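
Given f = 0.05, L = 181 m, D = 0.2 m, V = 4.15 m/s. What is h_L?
Formula: h_L = f \frac{L}{D} \frac{V^2}{2g}
h_L = 0.05·(181/0.2)·4.15²/(2·9.81) = 39.72 m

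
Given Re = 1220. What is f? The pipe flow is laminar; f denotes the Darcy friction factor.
Formula: f = \frac{64}{Re}
f = 64/1220 = 0.05246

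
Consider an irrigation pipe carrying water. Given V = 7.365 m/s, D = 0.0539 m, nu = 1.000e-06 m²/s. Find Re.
Formula: Re = \frac{V D}{\nu}
Re = 7.365·0.0539/1.000e-06 = 396974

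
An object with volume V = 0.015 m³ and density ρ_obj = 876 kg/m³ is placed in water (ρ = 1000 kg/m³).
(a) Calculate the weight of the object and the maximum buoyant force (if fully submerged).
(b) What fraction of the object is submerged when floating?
(a) W=rho_obj*g*V=876*9.81*0.015=128.9 N; F_B(max)=rho*g*V=1000*9.81*0.015=147.2 N
(b) Floating fraction=rho_obj/rho=876/1000=0.876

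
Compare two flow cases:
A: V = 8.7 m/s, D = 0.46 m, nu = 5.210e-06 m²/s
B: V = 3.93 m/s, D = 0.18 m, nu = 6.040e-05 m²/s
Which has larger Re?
Re(A) = 768138, Re(B) = 11712. Answer: A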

+ + + + + + +

Give back every line of the data above exactly as written.

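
Given f = 0.05, L = 181 m, D = 0.2 m, V = 4.15 m/s. What is h_L?
Formula: h_L = f \frac{L}{D} \frac{V^2}{2g}
h_L = 0.05·(181/0.2)·4.15²/(2·9.81) = 39.72 m

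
Given Re = 1220. What is f? The pipe flow is laminar; f denotes the Darcy friction factor.
Formula: f = \frac{64}{Re}
f = 64/1220 = 0.05246

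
Consider an irrigation pipe carrying water. Given V = 7.365 m/s, D = 0.0539 m, nu = 1.000e-06 m²/s. Find Re.
Formula: Re = \frac{V D}{\nu}
Re = 7.365·0.0539/1.000e-06 = 396974

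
An object with volume V = 0.015 m³ and density ρ_obj = 876 kg/m³ is placed in water (ρ = 1000 kg/m³).
(a) Calculate the weight of the object and the maximum buoyant force (if fully submerged).
(b) What fraction of the object is submerged when floating?
(a) W=rho_obj*g*V=876*9.81*0.015=128.9 N; F_B(max)=rho*g*V=1000*9.81*0.015=147.2 N
(b) Floating fraction=rho_obj/rho=876/1000=0.876

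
Compare two flow cases:
A: V = 8.7 m/s, D = 0.46 m, nu = 5.210e-06 m²/s
B: V = 3.93 m/s, D = 0.18 m, nu = 6.040e-05 m²/s
Which has larger Re?
Re(A) = 768138, Re(B) = 11712. Answer: A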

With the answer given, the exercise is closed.